**Activity:**
Only the lines below, from the one with "equipment | 2175.48 |" through the one with "borrowers | 218.16 |", are to be written out, exactly.

[Items listed in a dataset]
Content starts
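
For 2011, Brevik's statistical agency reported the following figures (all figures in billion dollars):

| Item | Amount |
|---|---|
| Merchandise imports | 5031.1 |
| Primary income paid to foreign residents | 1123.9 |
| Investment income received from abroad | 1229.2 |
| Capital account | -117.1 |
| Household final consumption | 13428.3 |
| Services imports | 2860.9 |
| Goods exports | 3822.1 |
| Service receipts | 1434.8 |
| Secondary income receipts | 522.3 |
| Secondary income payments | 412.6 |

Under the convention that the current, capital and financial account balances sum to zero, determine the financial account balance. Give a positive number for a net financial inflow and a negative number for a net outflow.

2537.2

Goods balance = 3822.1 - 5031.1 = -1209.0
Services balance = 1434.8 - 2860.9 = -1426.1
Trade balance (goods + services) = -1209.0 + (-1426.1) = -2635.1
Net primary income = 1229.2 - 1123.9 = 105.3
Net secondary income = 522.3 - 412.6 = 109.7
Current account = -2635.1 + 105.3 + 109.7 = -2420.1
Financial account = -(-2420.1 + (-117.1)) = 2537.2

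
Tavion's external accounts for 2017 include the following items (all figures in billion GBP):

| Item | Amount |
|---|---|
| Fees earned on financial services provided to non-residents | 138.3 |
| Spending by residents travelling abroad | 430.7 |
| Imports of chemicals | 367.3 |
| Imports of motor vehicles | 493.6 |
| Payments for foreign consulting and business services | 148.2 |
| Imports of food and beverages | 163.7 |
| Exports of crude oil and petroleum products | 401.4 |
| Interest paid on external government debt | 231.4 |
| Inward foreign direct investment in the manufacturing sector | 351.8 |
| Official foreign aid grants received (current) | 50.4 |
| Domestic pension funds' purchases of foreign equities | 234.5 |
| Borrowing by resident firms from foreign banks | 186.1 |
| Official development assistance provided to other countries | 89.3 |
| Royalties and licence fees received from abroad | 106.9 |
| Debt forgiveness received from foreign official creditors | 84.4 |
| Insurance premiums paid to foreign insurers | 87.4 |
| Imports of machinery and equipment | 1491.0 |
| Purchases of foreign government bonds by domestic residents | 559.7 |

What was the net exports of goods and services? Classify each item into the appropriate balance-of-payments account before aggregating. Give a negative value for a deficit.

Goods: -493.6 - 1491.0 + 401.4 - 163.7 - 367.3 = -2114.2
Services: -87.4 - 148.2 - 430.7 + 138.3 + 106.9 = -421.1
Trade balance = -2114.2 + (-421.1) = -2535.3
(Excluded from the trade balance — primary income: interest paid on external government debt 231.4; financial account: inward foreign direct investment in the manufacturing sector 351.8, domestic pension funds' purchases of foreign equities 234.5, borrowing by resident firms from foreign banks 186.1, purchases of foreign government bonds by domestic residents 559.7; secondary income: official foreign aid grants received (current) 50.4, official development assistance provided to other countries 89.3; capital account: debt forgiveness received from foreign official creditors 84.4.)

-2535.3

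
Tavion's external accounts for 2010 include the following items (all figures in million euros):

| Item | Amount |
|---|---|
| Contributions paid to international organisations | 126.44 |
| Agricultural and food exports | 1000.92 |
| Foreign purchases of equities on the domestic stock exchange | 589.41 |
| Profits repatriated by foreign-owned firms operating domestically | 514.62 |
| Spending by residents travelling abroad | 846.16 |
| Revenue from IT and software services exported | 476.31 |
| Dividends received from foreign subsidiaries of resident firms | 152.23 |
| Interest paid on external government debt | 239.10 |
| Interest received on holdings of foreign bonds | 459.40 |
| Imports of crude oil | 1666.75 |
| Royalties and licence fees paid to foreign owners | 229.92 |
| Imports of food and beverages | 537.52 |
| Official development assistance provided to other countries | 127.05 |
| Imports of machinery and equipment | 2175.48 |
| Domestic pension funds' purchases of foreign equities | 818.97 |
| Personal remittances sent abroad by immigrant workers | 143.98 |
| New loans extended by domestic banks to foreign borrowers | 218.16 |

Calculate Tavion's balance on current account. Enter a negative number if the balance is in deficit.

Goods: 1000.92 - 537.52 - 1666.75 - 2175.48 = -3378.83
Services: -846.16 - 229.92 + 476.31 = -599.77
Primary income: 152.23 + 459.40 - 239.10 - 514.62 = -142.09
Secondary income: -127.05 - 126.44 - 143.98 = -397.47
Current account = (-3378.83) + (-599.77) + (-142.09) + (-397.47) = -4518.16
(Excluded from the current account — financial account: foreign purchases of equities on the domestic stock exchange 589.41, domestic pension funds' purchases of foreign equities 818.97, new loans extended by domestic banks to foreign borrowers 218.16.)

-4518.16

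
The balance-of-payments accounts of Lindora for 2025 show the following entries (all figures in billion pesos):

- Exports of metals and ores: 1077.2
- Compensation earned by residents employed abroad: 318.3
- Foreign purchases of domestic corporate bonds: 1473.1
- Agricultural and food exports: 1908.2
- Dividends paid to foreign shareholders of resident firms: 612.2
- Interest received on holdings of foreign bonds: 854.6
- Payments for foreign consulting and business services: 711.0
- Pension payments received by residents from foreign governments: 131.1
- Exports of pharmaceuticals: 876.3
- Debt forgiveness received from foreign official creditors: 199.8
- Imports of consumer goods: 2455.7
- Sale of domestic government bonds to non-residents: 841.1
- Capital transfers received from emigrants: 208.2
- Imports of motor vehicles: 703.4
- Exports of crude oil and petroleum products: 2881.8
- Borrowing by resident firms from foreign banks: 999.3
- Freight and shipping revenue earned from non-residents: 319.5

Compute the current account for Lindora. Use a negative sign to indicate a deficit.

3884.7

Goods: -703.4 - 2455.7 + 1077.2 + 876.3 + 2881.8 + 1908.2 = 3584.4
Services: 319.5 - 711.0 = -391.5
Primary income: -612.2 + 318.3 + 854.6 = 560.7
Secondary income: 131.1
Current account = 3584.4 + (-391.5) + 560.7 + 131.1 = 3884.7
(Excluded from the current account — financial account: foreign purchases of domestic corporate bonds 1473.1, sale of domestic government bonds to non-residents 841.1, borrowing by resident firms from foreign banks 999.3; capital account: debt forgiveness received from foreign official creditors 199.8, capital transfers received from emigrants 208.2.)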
Content ends
**Worked solution:**
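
| Imports of machinery and equipment | 2175.48 |
| Domestic pension funds' purchases of foreign equities | 818.97 |
| Personal remittances sent abroad by immigrant workers | 143.98 |
| New loans extended by domestic banks to foreign borrowers | 218.16 |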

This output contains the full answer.